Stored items
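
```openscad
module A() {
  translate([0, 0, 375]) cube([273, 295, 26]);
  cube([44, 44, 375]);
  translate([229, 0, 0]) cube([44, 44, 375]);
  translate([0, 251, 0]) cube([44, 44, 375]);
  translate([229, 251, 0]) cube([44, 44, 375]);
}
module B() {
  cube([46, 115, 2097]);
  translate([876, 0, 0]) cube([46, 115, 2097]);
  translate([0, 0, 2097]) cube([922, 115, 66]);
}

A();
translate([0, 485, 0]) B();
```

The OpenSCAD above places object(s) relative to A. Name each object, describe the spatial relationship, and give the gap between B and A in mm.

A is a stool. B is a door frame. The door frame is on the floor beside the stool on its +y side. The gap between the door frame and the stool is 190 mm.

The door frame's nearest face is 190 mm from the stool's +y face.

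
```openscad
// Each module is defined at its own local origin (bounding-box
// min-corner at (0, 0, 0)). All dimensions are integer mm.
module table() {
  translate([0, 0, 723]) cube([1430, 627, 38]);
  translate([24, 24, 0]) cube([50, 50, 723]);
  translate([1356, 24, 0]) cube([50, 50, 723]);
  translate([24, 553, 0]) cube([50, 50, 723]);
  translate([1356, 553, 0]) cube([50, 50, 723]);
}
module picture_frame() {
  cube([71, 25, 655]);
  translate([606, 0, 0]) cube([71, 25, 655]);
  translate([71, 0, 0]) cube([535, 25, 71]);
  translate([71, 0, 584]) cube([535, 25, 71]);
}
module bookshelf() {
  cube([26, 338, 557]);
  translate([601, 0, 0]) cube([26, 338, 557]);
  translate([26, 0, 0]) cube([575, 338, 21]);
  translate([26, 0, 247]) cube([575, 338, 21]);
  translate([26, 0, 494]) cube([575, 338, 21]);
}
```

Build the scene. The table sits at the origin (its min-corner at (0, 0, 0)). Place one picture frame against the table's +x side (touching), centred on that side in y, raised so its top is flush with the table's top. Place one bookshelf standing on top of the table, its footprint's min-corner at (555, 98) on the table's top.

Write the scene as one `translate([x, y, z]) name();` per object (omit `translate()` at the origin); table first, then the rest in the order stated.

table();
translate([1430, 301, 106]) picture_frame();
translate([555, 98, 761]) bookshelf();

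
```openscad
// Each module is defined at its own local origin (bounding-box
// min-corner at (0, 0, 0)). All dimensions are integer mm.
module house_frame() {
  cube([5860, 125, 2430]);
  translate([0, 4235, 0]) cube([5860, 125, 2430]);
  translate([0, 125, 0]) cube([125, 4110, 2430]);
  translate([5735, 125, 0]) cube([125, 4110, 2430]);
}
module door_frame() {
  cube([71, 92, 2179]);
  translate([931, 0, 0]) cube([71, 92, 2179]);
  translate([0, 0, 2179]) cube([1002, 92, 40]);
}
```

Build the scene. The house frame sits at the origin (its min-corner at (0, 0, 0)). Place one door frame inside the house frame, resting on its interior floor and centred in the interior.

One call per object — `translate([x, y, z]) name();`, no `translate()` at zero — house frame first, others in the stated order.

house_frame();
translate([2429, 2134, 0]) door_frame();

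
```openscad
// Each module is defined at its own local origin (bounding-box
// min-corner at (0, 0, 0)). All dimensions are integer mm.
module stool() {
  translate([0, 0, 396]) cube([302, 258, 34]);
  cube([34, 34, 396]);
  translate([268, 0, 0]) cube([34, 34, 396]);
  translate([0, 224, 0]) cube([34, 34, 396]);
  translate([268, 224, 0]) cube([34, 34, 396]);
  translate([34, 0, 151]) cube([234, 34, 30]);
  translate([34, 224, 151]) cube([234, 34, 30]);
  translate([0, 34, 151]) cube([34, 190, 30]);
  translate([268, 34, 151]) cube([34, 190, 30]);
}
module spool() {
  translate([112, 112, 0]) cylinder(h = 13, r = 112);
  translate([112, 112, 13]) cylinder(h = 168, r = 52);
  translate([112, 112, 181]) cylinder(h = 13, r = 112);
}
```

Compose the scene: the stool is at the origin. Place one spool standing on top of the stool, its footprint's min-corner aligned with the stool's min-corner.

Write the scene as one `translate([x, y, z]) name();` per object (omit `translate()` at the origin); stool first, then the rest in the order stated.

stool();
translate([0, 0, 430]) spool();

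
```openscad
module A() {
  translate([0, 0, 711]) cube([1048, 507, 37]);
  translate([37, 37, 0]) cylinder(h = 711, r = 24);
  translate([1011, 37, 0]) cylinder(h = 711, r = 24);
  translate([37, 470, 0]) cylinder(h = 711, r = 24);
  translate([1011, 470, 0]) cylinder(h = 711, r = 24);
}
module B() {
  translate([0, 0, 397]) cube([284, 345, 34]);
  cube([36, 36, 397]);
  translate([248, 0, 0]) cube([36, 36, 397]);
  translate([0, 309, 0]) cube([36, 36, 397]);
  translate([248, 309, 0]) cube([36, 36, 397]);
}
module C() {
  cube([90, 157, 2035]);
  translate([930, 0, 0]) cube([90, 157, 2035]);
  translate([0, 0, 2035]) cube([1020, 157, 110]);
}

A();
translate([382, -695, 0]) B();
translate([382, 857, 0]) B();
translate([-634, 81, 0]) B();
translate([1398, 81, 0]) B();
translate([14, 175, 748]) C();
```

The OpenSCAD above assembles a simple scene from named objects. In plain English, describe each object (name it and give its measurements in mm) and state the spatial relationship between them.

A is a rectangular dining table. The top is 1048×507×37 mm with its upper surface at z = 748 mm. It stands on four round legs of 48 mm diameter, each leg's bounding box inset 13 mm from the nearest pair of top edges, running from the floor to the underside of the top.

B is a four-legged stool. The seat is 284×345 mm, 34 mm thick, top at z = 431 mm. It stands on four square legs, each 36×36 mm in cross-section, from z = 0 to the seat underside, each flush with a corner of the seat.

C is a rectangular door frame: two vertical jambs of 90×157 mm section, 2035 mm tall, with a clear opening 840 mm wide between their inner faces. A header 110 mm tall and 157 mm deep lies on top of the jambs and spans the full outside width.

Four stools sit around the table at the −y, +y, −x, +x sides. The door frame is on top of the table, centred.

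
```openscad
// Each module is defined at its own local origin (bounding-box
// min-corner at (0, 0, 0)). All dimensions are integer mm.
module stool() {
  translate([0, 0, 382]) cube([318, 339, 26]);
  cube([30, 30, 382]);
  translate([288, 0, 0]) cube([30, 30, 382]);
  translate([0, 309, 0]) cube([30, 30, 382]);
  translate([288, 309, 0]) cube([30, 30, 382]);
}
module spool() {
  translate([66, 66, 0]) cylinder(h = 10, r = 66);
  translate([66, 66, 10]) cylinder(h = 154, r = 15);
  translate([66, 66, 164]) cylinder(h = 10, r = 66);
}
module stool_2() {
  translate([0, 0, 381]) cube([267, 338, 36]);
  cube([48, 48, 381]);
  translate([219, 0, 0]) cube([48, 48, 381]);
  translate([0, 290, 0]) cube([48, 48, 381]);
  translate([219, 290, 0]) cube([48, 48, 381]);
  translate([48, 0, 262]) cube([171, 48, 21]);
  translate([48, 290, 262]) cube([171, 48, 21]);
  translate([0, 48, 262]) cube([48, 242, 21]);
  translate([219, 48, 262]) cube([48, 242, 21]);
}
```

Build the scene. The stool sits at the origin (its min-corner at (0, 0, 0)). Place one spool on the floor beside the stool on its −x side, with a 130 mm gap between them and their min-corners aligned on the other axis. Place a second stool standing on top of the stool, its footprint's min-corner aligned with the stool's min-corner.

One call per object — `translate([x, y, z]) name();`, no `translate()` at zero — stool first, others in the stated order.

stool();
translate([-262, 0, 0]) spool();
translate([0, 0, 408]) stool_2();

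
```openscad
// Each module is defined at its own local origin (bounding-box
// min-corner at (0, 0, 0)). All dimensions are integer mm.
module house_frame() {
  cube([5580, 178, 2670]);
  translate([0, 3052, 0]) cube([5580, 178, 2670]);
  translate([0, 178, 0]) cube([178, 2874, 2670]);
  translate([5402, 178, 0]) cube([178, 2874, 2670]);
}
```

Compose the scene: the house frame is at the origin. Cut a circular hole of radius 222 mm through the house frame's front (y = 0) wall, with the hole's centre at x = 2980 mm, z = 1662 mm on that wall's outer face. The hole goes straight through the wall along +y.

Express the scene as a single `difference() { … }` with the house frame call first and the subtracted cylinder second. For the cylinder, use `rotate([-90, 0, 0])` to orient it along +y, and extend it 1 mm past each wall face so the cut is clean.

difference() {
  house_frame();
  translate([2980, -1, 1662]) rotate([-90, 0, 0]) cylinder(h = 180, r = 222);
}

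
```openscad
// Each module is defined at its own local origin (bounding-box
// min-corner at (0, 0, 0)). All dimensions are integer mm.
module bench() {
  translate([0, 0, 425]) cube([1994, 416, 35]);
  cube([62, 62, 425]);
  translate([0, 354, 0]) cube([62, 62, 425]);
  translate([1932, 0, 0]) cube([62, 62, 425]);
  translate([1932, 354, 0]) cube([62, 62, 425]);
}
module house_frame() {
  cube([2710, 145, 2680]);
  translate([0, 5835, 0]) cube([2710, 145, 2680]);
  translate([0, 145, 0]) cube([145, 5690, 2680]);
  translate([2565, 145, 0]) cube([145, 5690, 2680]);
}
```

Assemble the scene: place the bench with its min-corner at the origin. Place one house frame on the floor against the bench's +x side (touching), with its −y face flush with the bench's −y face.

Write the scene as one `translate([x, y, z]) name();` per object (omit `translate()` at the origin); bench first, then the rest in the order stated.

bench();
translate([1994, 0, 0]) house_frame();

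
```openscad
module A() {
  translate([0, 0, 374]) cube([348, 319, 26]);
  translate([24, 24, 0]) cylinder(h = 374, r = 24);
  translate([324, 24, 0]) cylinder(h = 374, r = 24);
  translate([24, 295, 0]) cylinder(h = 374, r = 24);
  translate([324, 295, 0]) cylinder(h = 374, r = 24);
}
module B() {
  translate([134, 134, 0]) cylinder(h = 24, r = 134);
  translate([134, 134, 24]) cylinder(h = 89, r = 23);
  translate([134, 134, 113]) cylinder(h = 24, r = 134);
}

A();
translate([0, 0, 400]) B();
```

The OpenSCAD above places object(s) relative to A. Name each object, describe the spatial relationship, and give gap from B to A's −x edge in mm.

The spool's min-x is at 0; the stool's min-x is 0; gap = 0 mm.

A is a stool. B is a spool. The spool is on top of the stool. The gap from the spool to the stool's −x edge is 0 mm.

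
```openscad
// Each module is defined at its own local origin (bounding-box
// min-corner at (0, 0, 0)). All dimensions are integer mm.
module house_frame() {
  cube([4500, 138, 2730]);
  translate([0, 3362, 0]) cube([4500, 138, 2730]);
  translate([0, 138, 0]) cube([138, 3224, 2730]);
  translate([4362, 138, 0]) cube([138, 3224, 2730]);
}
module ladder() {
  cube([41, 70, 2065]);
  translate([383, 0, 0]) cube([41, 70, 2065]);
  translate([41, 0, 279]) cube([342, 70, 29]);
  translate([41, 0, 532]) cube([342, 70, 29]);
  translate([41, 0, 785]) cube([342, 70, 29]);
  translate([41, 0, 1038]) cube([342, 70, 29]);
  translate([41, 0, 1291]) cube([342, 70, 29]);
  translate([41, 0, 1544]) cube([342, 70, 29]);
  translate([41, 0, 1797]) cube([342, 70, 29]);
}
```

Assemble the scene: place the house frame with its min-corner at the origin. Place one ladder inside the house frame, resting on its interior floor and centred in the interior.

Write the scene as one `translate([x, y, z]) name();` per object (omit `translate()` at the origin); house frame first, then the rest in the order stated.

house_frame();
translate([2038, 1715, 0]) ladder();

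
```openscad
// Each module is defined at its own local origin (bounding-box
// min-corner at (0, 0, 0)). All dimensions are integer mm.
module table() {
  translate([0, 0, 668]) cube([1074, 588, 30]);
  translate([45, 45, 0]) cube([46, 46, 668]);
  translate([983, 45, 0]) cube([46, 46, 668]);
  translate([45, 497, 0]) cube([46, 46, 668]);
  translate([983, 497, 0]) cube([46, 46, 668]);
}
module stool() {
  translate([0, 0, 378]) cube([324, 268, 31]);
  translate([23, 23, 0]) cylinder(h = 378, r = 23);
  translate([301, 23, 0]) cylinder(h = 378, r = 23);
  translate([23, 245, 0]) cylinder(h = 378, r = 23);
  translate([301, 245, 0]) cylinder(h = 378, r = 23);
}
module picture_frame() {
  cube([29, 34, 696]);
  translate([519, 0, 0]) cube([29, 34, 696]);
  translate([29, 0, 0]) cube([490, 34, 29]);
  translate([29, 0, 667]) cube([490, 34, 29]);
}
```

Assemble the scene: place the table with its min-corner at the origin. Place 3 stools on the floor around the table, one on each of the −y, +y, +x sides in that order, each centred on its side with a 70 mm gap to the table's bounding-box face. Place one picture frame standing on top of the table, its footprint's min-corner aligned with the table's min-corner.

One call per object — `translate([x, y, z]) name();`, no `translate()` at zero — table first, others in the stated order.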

* **Brief**: Write down how many lines in the data contain "that". Add nothing else.

* **Your solution**: 3